━━ Data provided ━━

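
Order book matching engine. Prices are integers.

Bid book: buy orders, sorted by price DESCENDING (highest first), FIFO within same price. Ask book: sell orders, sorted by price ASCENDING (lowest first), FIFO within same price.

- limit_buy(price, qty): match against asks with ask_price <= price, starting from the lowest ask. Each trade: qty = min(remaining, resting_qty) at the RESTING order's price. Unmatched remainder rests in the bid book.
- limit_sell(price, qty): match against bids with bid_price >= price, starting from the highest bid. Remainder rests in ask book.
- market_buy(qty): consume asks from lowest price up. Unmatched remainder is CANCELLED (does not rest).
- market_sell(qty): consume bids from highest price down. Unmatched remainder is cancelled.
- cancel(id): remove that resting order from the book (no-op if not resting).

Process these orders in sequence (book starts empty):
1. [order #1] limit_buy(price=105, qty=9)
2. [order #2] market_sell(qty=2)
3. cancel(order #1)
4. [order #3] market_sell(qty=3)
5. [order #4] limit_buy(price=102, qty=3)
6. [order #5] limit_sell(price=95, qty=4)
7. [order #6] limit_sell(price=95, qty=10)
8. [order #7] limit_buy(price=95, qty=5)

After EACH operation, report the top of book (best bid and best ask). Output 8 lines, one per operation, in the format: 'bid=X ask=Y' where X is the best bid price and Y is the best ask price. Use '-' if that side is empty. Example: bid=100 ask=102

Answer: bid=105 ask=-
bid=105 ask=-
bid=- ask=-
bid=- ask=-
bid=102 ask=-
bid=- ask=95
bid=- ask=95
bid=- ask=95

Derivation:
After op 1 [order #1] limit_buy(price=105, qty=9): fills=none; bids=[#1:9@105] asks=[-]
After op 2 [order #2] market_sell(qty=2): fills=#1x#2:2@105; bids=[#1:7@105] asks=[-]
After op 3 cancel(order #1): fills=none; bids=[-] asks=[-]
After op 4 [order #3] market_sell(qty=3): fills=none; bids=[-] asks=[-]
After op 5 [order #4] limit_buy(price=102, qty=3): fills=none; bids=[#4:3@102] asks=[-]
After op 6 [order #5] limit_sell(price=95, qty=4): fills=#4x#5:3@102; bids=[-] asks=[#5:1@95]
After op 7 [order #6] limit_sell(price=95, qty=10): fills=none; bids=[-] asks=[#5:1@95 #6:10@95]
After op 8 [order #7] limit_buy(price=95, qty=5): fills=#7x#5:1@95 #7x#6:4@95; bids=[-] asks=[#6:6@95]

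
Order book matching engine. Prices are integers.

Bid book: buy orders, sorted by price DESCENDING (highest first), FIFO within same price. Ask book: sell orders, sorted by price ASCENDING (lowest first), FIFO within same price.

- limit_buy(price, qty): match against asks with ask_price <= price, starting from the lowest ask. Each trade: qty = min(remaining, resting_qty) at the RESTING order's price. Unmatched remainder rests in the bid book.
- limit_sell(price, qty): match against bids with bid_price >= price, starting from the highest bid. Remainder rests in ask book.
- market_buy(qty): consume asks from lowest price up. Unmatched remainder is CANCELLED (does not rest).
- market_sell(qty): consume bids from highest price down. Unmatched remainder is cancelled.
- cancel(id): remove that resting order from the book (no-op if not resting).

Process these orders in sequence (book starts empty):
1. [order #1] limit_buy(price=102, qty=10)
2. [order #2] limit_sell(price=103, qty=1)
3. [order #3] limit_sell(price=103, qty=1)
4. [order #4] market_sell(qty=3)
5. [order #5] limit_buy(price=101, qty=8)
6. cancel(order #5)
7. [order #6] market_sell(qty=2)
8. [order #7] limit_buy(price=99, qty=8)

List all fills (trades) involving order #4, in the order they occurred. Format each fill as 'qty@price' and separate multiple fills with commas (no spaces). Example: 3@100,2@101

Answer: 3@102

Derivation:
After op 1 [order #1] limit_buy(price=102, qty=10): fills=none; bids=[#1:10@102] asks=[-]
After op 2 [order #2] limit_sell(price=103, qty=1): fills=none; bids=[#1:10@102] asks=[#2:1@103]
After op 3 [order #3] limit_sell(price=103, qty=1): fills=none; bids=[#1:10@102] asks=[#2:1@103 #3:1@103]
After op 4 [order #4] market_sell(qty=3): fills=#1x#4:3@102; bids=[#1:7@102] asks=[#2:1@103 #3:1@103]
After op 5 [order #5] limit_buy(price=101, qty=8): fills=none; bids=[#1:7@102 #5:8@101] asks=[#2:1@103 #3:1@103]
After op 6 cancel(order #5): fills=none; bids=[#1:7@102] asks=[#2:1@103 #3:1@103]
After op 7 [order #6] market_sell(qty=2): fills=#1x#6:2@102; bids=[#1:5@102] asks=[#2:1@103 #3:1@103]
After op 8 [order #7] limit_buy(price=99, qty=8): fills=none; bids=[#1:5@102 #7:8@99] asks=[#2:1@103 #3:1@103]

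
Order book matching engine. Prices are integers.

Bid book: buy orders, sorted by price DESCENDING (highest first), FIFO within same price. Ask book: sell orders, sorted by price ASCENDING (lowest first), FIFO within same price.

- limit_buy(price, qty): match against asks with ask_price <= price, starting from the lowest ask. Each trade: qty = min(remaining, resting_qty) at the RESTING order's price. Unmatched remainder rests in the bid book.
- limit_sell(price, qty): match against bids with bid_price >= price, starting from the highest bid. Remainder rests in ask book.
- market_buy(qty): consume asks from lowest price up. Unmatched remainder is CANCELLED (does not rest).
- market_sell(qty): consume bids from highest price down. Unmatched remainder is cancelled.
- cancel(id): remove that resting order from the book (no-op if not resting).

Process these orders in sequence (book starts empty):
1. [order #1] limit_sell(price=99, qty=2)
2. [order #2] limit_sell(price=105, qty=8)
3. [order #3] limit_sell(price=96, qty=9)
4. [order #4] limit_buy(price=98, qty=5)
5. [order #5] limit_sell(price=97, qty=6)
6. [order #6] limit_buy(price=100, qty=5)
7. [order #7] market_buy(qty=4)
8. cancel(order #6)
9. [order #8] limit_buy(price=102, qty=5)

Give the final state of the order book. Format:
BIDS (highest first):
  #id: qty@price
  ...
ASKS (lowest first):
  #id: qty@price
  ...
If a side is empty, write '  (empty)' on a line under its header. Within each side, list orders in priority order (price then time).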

━━━

Write out all the material exactly.

_Response_:
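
Order book matching engine. Prices are integers.

Bid book: buy orders, sorted by price DESCENDING (highest first), FIFO within same price. Ask book: sell orders, sorted by price ASCENDING (lowest first), FIFO within same price.

- limit_buy(price, qty): match against asks with ask_price <= price, starting from the lowest ask. Each trade: qty = min(remaining, resting_qty) at the RESTING order's price. Unmatched remainder rests in the bid book.
- limit_sell(price, qty): match against bids with bid_price >= price, starting from the highest bid. Remainder rests in ask book.
- market_buy(qty): consume asks from lowest price up. Unmatched remainder is CANCELLED (does not rest).
- market_sell(qty): consume bids from highest price down. Unmatched remainder is cancelled.
- cancel(id): remove that resting order from the book (no-op if not resting).

Process these orders in sequence (book starts empty):
1. [order #1] limit_buy(price=105, qty=9)
2. [order #2] market_sell(qty=2)
3. cancel(order #1)
4. [order #3] market_sell(qty=3)
5. [order #4] limit_buy(price=102, qty=3)
6. [order #5] limit_sell(price=95, qty=4)
7. [order #6] limit_sell(price=95, qty=10)
8. [order #7] limit_buy(price=95, qty=5)

After EACH operation, report the top of book (best bid and best ask). Output 8 lines, one per operation, in the format: 'bid=X ask=Y' where X is the best bid price and Y is the best ask price. Use '-' if that side is empty. Example: bid=100 ask=102

Answer: bid=105 ask=-
bid=105 ask=-
bid=- ask=-
bid=- ask=-
bid=102 ask=-
bid=- ask=95
bid=- ask=95
bid=- ask=95

Derivation:
After op 1 [order #1] limit_buy(price=105, qty=9): fills=none; bids=[#1:9@105] asks=[-]
After op 2 [order #2] market_sell(qty=2): fills=#1x#2:2@105; bids=[#1:7@105] asks=[-]
After op 3 cancel(order #1): fills=none; bids=[-] asks=[-]
After op 4 [order #3] market_sell(qty=3): fills=none; bids=[-] asks=[-]
After op 5 [order #4] limit_buy(price=102, qty=3): fills=none; bids=[#4:3@102] asks=[-]
After op 6 [order #5] limit_sell(price=95, qty=4): fills=#4x#5:3@102; bids=[-] asks=[#5:1@95]
After op 7 [order #6] limit_sell(price=95, qty=10): fills=none; bids=[-] asks=[#5:1@95 #6:10@95]
After op 8 [order #7] limit_buy(price=95, qty=5): fills=#7x#5:1@95 #7x#6:4@95; bids=[-] asks=[#6:6@95]

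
Order book matching engine. Prices are integers.

Bid book: buy orders, sorted by price DESCENDING (highest first), FIFO within same price. Ask book: sell orders, sorted by price ASCENDING (lowest first), FIFO within same price.

- limit_buy(price, qty): match against asks with ask_price <= price, starting from the lowest ask. Each trade: qty = min(remaining, resting_qty) at the RESTING order's price. Unmatched remainder rests in the bid book.
- limit_sell(price, qty): match against bids with bid_price >= price, starting from the highest bid. Remainder rests in ask book.
- market_buy(qty): consume asks from lowest price up. Unmatched remainder is CANCELLED (does not rest).
- market_sell(qty): consume bids from highest price down. Unmatched remainder is cancelled.
- cancel(id): remove that resting order from the book (no-op if not resting).

Process these orders in sequence (book starts empty):
1. [order #1] limit_buy(price=102, qty=10)
2. [order #2] limit_sell(price=103, qty=1)
3. [order #3] limit_sell(price=103, qty=1)
4. [order #4] market_sell(qty=3)
5. [order #5] limit_buy(price=101, qty=8)
6. cancel(order #5)
7. [order #6] market_sell(qty=2)
8. [order #7] limit_buy(price=99, qty=8)

List all fills (trades) involving order #4, in the order they occurred. Format each fill as 'qty@price' and separate multiple fills with commas (no spaces). Example: 3@100,2@101

Answer: 3@102

Derivation:
After op 1 [order #1] limit_buy(price=102, qty=10): fills=none; bids=[#1:10@102] asks=[-]
After op 2 [order #2] limit_sell(price=103, qty=1): fills=none; bids=[#1:10@102] asks=[#2:1@103]
After op 3 [order #3] limit_sell(price=103, qty=1): fills=none; bids=[#1:10@102] asks=[#2:1@103 #3:1@103]
After op 4 [order #4] market_sell(qty=3): fills=#1x#4:3@102; bids=[#1:7@102] asks=[#2:1@103 #3:1@103]
After op 5 [order #5] limit_buy(price=101, qty=8): fills=none; bids=[#1:7@102 #5:8@101] asks=[#2:1@103 #3:1@103]
After op 6 cancel(order #5): fills=none; bids=[#1:7@102] asks=[#2:1@103 #3:1@103]
After op 7 [order #6] market_sell(qty=2): fills=#1x#6:2@102; bids=[#1:5@102] asks=[#2:1@103 #3:1@103]
After op 8 [order #7] limit_buy(price=99, qty=8): fills=none; bids=[#1:5@102 #7:8@99] asks=[#2:1@103 #3:1@103]

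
Order book matching engine. Prices are integers.

Bid book: buy orders, sorted by price DESCENDING (highest first), FIFO within same price. Ask book: sell orders, sorted by price ASCENDING (lowest first), FIFO within same price.

- limit_buy(price, qty): match against asks with ask_price <= price, starting from the lowest ask. Each trade: qty = min(remaining, resting_qty) at the RESTING order's price. Unmatched remainder rests in the bid book.
- limit_sell(price, qty): match against bids with bid_price >= price, starting from the highest bid. Remainder rests in ask book.
- market_buy(qty): consume asks from lowest price up. Unmatched remainder is CANCELLED (does not rest).
- market_sell(qty): consume bids from highest price down. Unmatched remainder is cancelled.
- cancel(id): remove that resting order from the book (no-op if not resting).

Process these orders in sequence (book starts empty):
1. [order #1] limit_sell(price=99, qty=2)
2. [order #2] limit_sell(price=105, qty=8)
3. [order #3] limit_sell(price=96, qty=9)
4. [order #4] limit_buy(price=98, qty=5)
5. [order #5] limit_sell(price=97, qty=6)
6. [order #6] limit_buy(price=100, qty=5)
7. [order #7] market_buy(qty=4)
8. cancel(order #6)
9. [order #8] limit_buy(price=102, qty=5)

Give the final state of the order book. Format:
BIDS (highest first):
  #id: qty@price
  ...
ASKS (lowest first):
  #id: qty@price
  ...
If a side is empty, write '  (empty)' on a line under its header. Within each side, list orders in priority order (price then time).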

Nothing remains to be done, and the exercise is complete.